--- Supplied data ---
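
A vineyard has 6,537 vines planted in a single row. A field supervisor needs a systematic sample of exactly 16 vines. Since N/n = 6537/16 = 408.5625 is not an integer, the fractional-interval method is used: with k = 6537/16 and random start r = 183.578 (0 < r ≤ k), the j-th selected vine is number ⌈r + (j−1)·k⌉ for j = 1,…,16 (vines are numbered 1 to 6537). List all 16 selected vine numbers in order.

184, 593, 1001, 1410, 1818, 2227, 2635, 3044, 3453, 3861, 4270, 4678, 5087, 5495, 5904, 6313

j=1: r + 0k = 183.578 → ⌈·⌉ = 184
j=2: r + 1k = 592.1405 → ⌈·⌉ = 593
j=3: r + 2k = 1000.703 → ⌈·⌉ = 1001
j=4: r + 3k = 1409.2655 → ⌈·⌉ = 1410
j=5: r + 4k = 1817.828 → ⌈·⌉ = 1818
j=6: r + 5k = 2226.3905 → ⌈·⌉ = 2227
j=7: r + 6k = 2634.953 → ⌈·⌉ = 2635
j=8: r + 7k = 3043.5155 → ⌈·⌉ = 3044
j=9: r + 8k = 3452.078 → ⌈·⌉ = 3453
j=10: r + 9k = 3860.6405 → ⌈·⌉ = 3861
j=11: r + 10k = 4269.203 → ⌈·⌉ = 4270
j=12: r + 11k = 4677.7655 → ⌈·⌉ = 4678
j=13: r + 12k = 5086.328 → ⌈·⌉ = 5087
j=14: r + 13k = 5494.8905 → ⌈·⌉ = 5495
j=15: r + 14k = 5903.453 → ⌈·⌉ = 5904
j=16: r + 15k = 6312.0155 → ⌈·⌉ = 6313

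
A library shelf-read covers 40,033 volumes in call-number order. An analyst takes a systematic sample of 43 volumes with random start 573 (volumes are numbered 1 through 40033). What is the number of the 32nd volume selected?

29434

k = 40033/43 = 931
32nd selection = r + (32−1)·k = 573 + 31×931 = 573 + 28861 = 29434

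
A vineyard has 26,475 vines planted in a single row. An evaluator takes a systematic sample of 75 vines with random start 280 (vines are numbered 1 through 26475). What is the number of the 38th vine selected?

k = 26475/75 = 353
38th selection = r + (38−1)·k = 280 + 37×353 = 280 + 13061 = 13341

13341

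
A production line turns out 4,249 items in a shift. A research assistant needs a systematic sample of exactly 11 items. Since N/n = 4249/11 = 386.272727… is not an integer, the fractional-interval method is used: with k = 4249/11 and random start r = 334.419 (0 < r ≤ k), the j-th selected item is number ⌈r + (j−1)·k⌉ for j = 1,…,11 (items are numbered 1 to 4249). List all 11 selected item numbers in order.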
---
- [Problem requirements]: Transcribe each record exactly as it is written above.

- [Result for this task]:
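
A vineyard has 6,537 vines planted in a single row. A field supervisor needs a systematic sample of exactly 16 vines. Since N/n = 6537/16 = 408.5625 is not an integer, the fractional-interval method is used: with k = 6537/16 and random start r = 183.578 (0 < r ≤ k), the j-th selected vine is number ⌈r + (j−1)·k⌉ for j = 1,…,16 (vines are numbered 1 to 6537). List all 16 selected vine numbers in order.

184, 593, 1001, 1410, 1818, 2227, 2635, 3044, 3453, 3861, 4270, 4678, 5087, 5495, 5904, 6313

j=1: r + 0k = 183.578 → ⌈·⌉ = 184
j=2: r + 1k = 592.1405 → ⌈·⌉ = 593
j=3: r + 2k = 1000.703 → ⌈·⌉ = 1001
j=4: r + 3k = 1409.2655 → ⌈·⌉ = 1410
j=5: r + 4k = 1817.828 → ⌈·⌉ = 1818
j=6: r + 5k = 2226.3905 → ⌈·⌉ = 2227
j=7: r + 6k = 2634.953 → ⌈·⌉ = 2635
j=8: r + 7k = 3043.5155 → ⌈·⌉ = 3044
j=9: r + 8k = 3452.078 → ⌈·⌉ = 3453
j=10: r + 9k = 3860.6405 → ⌈·⌉ = 3861
j=11: r + 10k = 4269.203 → ⌈·⌉ = 4270
j=12: r + 11k = 4677.7655 → ⌈·⌉ = 4678
j=13: r + 12k = 5086.328 → ⌈·⌉ = 5087
j=14: r + 13k = 5494.8905 → ⌈·⌉ = 5495
j=15: r + 14k = 5903.453 → ⌈·⌉ = 5904
j=16: r + 15k = 6312.0155 → ⌈·⌉ = 6313

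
A library shelf-read covers 40,033 volumes in call-number order. An analyst takes a systematic sample of 43 volumes with random start 573 (volumes are numbered 1 through 40033). What is the number of the 32nd volume selected?

29434

k = 40033/43 = 931
32nd selection = r + (32−1)·k = 573 + 31×931 = 573 + 28861 = 29434

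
A vineyard has 26,475 vines planted in a single row. An evaluator takes a systematic sample of 75 vines with random start 280 (vines are numbered 1 through 26475). What is the number of the 38th vine selected?

k = 26475/75 = 353
38th selection = r + (38−1)·k = 280 + 37×353 = 280 + 13061 = 13341

13341

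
A production line turns out 4,249 items in a shift. A research assistant needs a systematic sample of exactly 11 items. Since N/n = 4249/11 = 386.272727… is not an integer, the fractional-interval method is used: with k = 4249/11 and random start r = 334.419 (0 < r ≤ k), the j-th selected item is number ⌈r + (j−1)·k⌉ for j = 1,…,11 (items are numbered 1 to 4249). List all 11 selected item numbers in order.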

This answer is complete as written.